Task: Each line below is to be set down again exactly.

*** Begin section ***

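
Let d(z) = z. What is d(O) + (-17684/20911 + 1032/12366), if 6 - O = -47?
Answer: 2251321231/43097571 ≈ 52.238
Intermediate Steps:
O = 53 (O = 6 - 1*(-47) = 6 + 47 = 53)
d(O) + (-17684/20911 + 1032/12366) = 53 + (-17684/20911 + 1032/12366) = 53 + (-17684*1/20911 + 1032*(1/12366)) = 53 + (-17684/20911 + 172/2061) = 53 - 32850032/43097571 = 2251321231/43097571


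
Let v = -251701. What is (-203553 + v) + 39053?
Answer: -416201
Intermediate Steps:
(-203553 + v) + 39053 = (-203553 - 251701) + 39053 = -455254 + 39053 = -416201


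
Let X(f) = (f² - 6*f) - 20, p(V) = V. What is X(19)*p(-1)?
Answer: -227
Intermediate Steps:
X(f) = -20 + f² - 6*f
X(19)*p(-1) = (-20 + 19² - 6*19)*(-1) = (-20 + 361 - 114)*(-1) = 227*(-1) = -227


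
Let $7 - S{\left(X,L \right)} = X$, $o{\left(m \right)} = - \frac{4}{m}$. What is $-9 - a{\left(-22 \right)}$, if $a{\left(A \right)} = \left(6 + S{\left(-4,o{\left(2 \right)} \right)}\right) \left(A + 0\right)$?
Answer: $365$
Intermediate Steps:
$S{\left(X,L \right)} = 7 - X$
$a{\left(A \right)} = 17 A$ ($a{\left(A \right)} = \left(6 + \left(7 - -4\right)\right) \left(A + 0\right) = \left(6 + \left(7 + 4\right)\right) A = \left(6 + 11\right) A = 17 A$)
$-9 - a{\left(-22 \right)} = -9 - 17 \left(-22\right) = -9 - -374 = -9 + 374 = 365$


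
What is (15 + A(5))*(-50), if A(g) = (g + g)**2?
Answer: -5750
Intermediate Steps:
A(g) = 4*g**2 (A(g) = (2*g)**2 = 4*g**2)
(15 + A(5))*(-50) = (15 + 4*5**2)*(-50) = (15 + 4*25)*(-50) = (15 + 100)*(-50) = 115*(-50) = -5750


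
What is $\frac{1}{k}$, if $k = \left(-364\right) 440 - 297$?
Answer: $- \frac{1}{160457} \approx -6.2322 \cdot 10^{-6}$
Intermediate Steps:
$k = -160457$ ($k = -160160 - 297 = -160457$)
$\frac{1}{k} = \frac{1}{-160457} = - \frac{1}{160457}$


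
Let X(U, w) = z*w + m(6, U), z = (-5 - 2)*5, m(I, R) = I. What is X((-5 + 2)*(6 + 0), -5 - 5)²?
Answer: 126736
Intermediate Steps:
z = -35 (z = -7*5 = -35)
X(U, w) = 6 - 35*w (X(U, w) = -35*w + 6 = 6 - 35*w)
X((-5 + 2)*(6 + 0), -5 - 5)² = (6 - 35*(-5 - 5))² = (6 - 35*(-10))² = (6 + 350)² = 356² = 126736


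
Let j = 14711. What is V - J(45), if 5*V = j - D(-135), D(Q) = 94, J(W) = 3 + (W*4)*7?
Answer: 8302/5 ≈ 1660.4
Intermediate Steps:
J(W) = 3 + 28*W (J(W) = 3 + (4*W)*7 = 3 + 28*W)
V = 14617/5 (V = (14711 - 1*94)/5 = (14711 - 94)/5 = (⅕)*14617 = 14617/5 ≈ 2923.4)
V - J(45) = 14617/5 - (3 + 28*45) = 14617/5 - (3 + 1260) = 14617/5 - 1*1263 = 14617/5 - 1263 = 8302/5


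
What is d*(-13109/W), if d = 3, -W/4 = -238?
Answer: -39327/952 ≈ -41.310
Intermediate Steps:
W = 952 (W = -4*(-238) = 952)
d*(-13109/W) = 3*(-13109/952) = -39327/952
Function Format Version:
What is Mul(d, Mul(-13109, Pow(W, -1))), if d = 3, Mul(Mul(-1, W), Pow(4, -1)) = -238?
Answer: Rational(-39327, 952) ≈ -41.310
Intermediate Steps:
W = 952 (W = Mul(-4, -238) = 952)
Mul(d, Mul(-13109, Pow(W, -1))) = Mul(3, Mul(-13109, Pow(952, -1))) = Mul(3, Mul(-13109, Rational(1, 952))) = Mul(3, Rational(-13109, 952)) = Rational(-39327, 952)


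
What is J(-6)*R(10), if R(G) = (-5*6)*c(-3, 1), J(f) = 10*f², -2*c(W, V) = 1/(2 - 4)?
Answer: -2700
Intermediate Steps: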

*** End section ***

Answer to this task:
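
Let d(z) = z. What is d(O) + (-17684/20911 + 1032/12366), if 6 - O = -47?
Answer: 2251321231/43097571 ≈ 52.238
Intermediate Steps:
O = 53 (O = 6 - 1*(-47) = 6 + 47 = 53)
d(O) + (-17684/20911 + 1032/12366) = 53 + (-17684/20911 + 1032/12366) = 53 + (-17684*1/20911 + 1032*(1/12366)) = 53 + (-17684/20911 + 172/2061) = 53 - 32850032/43097571 = 2251321231/43097571


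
Let v = -251701. What is (-203553 + v) + 39053?
Answer: -416201
Intermediate Steps:
(-203553 + v) + 39053 = (-203553 - 251701) + 39053 = -455254 + 39053 = -416201


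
Let X(f) = (f² - 6*f) - 20, p(V) = V. What is X(19)*p(-1)?
Answer: -227
Intermediate Steps:
X(f) = -20 + f² - 6*f
X(19)*p(-1) = (-20 + 19² - 6*19)*(-1) = (-20 + 361 - 114)*(-1) = 227*(-1) = -227


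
Let $7 - S{\left(X,L \right)} = X$, $o{\left(m \right)} = - \frac{4}{m}$. What is $-9 - a{\left(-22 \right)}$, if $a{\left(A \right)} = \left(6 + S{\left(-4,o{\left(2 \right)} \right)}\right) \left(A + 0\right)$?
Answer: $365$
Intermediate Steps:
$S{\left(X,L \right)} = 7 - X$
$a{\left(A \right)} = 17 A$ ($a{\left(A \right)} = \left(6 + \left(7 - -4\right)\right) \left(A + 0\right) = \left(6 + \left(7 + 4\right)\right) A = \left(6 + 11\right) A = 17 A$)
$-9 - a{\left(-22 \right)} = -9 - 17 \left(-22\right) = -9 - -374 = -9 + 374 = 365$


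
What is (15 + A(5))*(-50), if A(g) = (g + g)**2?
Answer: -5750
Intermediate Steps:
A(g) = 4*g**2 (A(g) = (2*g)**2 = 4*g**2)
(15 + A(5))*(-50) = (15 + 4*5**2)*(-50) = (15 + 4*25)*(-50) = (15 + 100)*(-50) = 115*(-50) = -5750


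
What is $\frac{1}{k}$, if $k = \left(-364\right) 440 - 297$?
Answer: $- \frac{1}{160457} \approx -6.2322 \cdot 10^{-6}$
Intermediate Steps:
$k = -160457$ ($k = -160160 - 297 = -160457$)
$\frac{1}{k} = \frac{1}{-160457} = - \frac{1}{160457}$


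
Let X(U, w) = z*w + m(6, U), z = (-5 - 2)*5, m(I, R) = I. What is X((-5 + 2)*(6 + 0), -5 - 5)²?
Answer: 126736
Intermediate Steps:
z = -35 (z = -7*5 = -35)
X(U, w) = 6 - 35*w (X(U, w) = -35*w + 6 = 6 - 35*w)
X((-5 + 2)*(6 + 0), -5 - 5)² = (6 - 35*(-5 - 5))² = (6 - 35*(-10))² = (6 + 350)² = 356² = 126736


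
Let j = 14711. What is V - J(45), if 5*V = j - D(-135), D(Q) = 94, J(W) = 3 + (W*4)*7?
Answer: 8302/5 ≈ 1660.4
Intermediate Steps:
J(W) = 3 + 28*W (J(W) = 3 + (4*W)*7 = 3 + 28*W)
V = 14617/5 (V = (14711 - 1*94)/5 = (14711 - 94)/5 = (⅕)*14617 = 14617/5 ≈ 2923.4)
V - J(45) = 14617/5 - (3 + 28*45) = 14617/5 - (3 + 1260) = 14617/5 - 1*1263 = 14617/5 - 1263 = 8302/5


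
What is d*(-13109/W), if d = 3, -W/4 = -238?
Answer: -39327/952 ≈ -41.310
Intermediate Steps:
W = 952 (W = -4*(-238) = 952)
d*(-13109/W) = 3*(-13109/952) = -39327/952
Function Format Version:
What is Mul(d, Mul(-13109, Pow(W, -1))), if d = 3, Mul(Mul(-1, W), Pow(4, -1)) = -238?
Answer: Rational(-39327, 952) ≈ -41.310
Intermediate Steps:
W = 952 (W = Mul(-4, -238) = 952)
Mul(d, Mul(-13109, Pow(W, -1))) = Mul(3, Mul(-13109, Pow(952, -1))) = Mul(3, Mul(-13109, Rational(1, 952))) = Mul(3, Rational(-13109, 952)) = Rational(-39327, 952)


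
What is J(-6)*R(10), if R(G) = (-5*6)*c(-3, 1), J(f) = 10*f², -2*c(W, V) = 1/(2 - 4)?
Answer: -2700
Intermediate Steps: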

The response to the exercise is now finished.